THE PROBLEM:
Only one stretch of the listing below is wanted. Give it again exactly, from the line with "Give the note an" through the line with "In B-flat major, take".

RECORDS FOR THIS TASK:

◇ ◇ ◇ ◇ ◇

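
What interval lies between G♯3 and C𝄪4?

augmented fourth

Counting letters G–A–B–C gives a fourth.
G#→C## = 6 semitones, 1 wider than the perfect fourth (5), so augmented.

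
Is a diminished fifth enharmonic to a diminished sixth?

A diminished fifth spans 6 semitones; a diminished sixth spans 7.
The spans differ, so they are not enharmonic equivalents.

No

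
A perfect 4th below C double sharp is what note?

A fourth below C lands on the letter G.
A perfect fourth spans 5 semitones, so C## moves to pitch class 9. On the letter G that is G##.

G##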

◇ ◇ ◇ ◇ ◇

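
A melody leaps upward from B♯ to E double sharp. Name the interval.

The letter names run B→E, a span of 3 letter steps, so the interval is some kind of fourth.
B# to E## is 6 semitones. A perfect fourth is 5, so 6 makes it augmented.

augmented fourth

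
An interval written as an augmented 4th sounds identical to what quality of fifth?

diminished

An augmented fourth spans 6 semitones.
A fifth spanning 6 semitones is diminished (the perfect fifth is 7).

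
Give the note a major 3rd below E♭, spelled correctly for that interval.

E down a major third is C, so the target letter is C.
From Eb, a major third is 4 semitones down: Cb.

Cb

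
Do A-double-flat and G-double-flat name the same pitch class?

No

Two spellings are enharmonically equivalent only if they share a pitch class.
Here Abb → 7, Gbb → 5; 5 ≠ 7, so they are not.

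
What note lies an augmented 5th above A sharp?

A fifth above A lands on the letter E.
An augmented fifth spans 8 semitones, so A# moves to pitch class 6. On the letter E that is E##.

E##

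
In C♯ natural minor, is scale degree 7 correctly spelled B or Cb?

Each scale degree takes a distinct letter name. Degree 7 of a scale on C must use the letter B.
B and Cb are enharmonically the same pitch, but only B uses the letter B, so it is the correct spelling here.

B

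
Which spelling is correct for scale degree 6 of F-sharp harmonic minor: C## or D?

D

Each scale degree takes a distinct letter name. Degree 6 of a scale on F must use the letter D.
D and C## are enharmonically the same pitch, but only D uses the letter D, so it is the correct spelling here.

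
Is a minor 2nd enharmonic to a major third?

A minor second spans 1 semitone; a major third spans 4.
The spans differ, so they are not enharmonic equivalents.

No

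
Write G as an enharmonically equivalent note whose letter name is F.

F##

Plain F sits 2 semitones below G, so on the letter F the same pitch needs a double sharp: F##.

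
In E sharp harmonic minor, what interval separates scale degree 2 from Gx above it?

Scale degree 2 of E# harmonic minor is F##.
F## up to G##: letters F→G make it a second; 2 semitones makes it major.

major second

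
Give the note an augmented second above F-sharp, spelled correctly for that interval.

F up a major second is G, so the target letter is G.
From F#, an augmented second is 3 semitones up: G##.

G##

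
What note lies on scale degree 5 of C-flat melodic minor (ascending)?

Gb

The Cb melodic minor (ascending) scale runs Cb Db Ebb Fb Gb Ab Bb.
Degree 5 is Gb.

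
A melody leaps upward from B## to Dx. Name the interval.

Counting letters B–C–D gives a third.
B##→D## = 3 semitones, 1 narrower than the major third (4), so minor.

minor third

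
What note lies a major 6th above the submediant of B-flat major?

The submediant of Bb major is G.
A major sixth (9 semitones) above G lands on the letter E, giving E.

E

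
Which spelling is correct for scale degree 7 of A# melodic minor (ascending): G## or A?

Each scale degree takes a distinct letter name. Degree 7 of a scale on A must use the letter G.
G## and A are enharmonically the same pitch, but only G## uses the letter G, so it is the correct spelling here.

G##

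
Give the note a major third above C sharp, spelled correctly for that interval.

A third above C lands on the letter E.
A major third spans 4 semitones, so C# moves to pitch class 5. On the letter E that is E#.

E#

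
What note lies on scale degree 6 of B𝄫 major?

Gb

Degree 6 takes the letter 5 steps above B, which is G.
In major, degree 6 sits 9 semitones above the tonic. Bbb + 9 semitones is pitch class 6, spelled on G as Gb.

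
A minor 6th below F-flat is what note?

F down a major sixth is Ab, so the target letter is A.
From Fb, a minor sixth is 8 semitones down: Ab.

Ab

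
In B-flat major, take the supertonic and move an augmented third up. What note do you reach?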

◇ ◇ ◇ ◇ ◇

SOLUTION TO THE PROBLEM:
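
Give the note an augmented second above F-sharp, spelled correctly for that interval.

F up a major second is G, so the target letter is G.
From F#, an augmented second is 3 semitones up: G##.

G##

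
What note lies on scale degree 5 of C-flat melodic minor (ascending)?

Gb

The Cb melodic minor (ascending) scale runs Cb Db Ebb Fb Gb Ab Bb.
Degree 5 is Gb.

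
A melody leaps upward from B## to Dx. Name the interval.

Counting letters B–C–D gives a third.
B##→D## = 3 semitones, 1 narrower than the major third (4), so minor.

minor third

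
What note lies a major 6th above the submediant of B-flat major?

The submediant of Bb major is G.
A major sixth (9 semitones) above G lands on the letter E, giving E.

E

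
Which spelling is correct for scale degree 7 of A# melodic minor (ascending): G## or A?

Each scale degree takes a distinct letter name. Degree 7 of a scale on A must use the letter G.
G## and A are enharmonically the same pitch, but only G## uses the letter G, so it is the correct spelling here.

G##

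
Give the note a major third above C sharp, spelled correctly for that interval.

A third above C lands on the letter E.
A major third spans 4 semitones, so C# moves to pitch class 5. On the letter E that is E#.

E#

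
What note lies on scale degree 6 of B𝄫 major?

Gb

Degree 6 takes the letter 5 steps above B, which is G.
In major, degree 6 sits 9 semitones above the tonic. Bbb + 9 semitones is pitch class 6, spelled on G as Gb.

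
A minor 6th below F-flat is what note?

F down a major sixth is Ab, so the target letter is A.
From Fb, a minor sixth is 8 semitones down: Ab.

Ab

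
In B-flat major, take the supertonic and move an augmented third up. What note do you reach?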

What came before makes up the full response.